» **Task directions**:
Can you pull out each line of the data below that includes the word "traversed"?

···

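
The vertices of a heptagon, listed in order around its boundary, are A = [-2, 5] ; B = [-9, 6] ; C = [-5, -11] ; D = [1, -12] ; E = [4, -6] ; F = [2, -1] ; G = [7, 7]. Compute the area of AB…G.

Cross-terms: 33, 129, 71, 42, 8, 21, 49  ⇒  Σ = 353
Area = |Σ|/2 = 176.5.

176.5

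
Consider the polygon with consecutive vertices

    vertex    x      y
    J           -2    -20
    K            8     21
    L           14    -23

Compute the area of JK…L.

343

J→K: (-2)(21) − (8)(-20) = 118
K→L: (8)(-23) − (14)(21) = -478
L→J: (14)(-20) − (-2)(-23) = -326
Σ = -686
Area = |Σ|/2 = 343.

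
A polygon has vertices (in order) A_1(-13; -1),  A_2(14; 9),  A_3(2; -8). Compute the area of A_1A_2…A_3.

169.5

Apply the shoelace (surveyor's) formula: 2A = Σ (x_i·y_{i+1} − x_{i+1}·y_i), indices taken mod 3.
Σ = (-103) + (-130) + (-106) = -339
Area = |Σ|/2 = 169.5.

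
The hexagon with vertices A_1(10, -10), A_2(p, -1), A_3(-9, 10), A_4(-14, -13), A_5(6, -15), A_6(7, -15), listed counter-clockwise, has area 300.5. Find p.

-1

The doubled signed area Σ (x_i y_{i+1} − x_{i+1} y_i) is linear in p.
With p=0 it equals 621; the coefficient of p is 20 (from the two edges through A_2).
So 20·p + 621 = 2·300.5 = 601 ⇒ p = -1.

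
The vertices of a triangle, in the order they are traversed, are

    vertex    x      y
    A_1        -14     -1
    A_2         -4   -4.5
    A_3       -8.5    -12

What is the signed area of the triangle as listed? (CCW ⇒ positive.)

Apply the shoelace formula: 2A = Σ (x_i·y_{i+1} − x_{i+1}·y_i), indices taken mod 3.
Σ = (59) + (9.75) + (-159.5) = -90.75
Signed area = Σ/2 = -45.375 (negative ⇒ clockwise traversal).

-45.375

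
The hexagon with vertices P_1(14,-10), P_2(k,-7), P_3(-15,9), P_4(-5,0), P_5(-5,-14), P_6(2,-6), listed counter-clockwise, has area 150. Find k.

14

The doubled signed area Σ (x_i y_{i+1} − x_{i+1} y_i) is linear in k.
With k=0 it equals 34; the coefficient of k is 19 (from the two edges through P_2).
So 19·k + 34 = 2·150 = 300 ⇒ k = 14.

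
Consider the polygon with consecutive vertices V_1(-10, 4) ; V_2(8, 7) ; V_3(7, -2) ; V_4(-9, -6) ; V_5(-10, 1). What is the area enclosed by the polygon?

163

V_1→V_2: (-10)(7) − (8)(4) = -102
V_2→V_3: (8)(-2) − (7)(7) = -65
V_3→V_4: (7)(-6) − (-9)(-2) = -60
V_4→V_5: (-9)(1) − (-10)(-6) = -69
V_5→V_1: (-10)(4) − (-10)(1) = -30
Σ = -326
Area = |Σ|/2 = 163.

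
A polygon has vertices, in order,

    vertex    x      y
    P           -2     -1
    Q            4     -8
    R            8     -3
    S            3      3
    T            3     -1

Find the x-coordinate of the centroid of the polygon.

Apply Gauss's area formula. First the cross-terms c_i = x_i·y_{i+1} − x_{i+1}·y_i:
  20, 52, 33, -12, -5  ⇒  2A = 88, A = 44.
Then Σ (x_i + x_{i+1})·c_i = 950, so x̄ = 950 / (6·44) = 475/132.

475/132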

···

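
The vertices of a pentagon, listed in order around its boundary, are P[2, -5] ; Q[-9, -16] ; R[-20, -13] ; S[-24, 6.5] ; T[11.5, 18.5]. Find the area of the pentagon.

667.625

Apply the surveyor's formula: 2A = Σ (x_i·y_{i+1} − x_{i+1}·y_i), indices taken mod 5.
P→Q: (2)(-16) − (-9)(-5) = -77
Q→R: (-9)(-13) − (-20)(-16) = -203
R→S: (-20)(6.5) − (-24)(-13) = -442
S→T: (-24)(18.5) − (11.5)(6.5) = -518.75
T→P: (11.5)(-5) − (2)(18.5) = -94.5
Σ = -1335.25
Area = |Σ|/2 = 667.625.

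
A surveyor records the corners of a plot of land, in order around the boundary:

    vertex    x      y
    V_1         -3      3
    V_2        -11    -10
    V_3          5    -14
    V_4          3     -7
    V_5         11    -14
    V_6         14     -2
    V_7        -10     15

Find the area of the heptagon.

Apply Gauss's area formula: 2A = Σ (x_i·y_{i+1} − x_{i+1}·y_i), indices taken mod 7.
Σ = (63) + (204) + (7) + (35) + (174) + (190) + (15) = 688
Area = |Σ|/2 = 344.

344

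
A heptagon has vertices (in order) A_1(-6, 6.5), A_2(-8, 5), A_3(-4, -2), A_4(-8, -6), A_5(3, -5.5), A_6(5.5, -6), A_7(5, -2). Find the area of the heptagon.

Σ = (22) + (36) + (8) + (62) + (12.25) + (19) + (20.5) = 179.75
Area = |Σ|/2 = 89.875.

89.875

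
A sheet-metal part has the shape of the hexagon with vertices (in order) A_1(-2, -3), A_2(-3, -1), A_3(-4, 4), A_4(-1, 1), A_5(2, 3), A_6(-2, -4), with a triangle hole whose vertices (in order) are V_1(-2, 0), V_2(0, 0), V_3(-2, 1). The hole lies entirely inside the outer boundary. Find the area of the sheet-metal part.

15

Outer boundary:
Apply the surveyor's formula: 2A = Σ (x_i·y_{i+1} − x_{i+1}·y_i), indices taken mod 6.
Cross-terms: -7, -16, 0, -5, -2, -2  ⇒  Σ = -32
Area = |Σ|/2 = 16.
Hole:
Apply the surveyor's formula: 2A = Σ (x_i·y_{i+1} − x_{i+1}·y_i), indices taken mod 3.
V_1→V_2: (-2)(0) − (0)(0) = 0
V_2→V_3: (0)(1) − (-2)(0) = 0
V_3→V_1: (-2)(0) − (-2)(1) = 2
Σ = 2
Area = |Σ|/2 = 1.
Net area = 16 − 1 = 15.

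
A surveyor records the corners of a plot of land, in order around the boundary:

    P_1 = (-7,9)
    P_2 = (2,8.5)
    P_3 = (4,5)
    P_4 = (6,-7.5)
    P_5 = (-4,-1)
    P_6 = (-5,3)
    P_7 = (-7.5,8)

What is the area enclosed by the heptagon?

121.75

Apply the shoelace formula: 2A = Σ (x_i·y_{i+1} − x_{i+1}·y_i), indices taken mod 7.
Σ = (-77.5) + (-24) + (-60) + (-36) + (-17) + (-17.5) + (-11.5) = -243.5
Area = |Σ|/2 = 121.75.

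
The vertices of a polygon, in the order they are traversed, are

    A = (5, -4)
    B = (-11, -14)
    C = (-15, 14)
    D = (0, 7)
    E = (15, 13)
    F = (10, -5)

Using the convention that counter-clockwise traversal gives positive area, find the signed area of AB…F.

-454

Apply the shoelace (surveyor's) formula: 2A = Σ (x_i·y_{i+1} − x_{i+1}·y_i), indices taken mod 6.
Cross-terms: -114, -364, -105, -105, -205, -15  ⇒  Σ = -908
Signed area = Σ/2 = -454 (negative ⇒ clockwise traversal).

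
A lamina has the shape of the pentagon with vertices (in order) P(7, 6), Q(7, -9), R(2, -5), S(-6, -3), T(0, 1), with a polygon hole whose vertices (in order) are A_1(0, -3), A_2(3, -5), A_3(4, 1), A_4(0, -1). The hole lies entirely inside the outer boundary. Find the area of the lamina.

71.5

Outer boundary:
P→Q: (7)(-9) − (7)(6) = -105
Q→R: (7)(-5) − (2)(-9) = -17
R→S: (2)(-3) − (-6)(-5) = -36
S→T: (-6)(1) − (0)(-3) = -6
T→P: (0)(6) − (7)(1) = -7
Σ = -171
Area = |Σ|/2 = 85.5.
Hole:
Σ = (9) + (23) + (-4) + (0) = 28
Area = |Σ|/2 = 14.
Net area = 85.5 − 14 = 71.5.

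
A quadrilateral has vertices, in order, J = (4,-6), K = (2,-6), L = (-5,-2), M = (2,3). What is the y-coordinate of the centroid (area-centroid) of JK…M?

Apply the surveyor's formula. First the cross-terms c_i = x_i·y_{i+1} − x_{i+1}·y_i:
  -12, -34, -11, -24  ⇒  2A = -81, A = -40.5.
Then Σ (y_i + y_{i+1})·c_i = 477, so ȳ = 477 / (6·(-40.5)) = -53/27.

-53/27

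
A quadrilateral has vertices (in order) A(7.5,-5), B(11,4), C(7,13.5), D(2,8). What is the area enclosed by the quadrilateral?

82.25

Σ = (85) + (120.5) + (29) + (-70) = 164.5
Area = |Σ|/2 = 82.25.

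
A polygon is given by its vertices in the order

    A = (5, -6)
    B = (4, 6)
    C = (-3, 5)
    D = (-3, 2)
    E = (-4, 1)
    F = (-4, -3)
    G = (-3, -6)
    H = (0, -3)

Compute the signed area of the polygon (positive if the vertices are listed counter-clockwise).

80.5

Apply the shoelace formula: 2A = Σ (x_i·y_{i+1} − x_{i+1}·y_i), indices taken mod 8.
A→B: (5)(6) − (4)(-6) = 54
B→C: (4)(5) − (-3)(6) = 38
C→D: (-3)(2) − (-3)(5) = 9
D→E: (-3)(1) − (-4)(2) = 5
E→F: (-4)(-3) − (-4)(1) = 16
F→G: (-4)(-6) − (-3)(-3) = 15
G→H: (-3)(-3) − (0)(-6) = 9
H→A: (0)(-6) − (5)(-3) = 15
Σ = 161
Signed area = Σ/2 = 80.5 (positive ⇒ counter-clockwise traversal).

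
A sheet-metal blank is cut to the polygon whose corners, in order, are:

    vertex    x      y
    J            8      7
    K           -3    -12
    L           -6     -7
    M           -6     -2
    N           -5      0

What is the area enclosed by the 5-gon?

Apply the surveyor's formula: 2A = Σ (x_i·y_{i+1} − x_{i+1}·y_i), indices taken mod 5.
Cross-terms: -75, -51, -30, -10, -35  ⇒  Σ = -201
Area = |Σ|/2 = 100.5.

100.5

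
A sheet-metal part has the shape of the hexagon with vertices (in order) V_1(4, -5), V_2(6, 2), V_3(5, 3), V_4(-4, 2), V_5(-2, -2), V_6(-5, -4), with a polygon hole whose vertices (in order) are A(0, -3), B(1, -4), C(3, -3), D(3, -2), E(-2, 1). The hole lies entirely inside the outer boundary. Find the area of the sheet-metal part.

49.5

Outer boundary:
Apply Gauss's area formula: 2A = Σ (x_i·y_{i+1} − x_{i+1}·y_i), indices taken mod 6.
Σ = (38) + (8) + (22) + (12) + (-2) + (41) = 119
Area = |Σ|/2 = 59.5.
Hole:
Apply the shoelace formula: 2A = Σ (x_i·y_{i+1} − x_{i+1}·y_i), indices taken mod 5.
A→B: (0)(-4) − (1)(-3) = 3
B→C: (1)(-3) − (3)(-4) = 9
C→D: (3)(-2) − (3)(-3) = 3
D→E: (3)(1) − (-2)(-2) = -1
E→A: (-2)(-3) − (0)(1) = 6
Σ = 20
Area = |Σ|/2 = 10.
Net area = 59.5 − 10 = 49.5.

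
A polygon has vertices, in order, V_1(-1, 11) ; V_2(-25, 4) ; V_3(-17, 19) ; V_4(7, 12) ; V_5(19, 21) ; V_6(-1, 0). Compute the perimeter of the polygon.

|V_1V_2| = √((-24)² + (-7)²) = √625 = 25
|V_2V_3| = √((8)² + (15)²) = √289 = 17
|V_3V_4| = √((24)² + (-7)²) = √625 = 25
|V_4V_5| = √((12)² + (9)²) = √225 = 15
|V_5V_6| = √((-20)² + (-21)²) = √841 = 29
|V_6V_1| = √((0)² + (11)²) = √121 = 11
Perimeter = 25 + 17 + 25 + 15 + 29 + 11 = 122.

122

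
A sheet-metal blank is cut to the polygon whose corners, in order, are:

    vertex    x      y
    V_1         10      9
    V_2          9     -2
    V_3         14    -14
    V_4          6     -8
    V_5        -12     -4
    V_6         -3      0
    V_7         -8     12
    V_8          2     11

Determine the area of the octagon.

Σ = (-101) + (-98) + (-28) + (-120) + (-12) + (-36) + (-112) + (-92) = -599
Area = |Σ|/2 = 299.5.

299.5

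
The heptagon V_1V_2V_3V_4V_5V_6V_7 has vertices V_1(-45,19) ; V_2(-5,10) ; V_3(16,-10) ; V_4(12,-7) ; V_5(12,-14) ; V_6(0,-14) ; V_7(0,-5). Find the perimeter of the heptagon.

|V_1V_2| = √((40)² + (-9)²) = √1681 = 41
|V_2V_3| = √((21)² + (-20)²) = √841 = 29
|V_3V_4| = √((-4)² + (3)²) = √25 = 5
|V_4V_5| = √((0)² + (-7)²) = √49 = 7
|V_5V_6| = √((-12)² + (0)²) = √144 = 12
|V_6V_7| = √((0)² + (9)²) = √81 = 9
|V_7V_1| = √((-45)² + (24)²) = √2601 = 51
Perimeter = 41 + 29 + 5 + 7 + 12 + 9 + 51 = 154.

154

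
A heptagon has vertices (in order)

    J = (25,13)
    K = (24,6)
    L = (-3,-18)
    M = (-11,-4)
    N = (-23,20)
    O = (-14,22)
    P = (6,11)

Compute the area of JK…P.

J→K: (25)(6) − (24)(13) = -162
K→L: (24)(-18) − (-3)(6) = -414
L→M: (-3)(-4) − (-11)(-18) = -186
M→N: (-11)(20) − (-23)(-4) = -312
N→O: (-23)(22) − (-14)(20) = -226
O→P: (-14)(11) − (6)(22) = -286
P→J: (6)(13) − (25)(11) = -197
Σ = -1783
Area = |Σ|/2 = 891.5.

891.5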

···

» **Answer box**:
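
The vertices of a triangle, in the order they are traversed, are
The vertices of a polygon, in the order they are traversed, are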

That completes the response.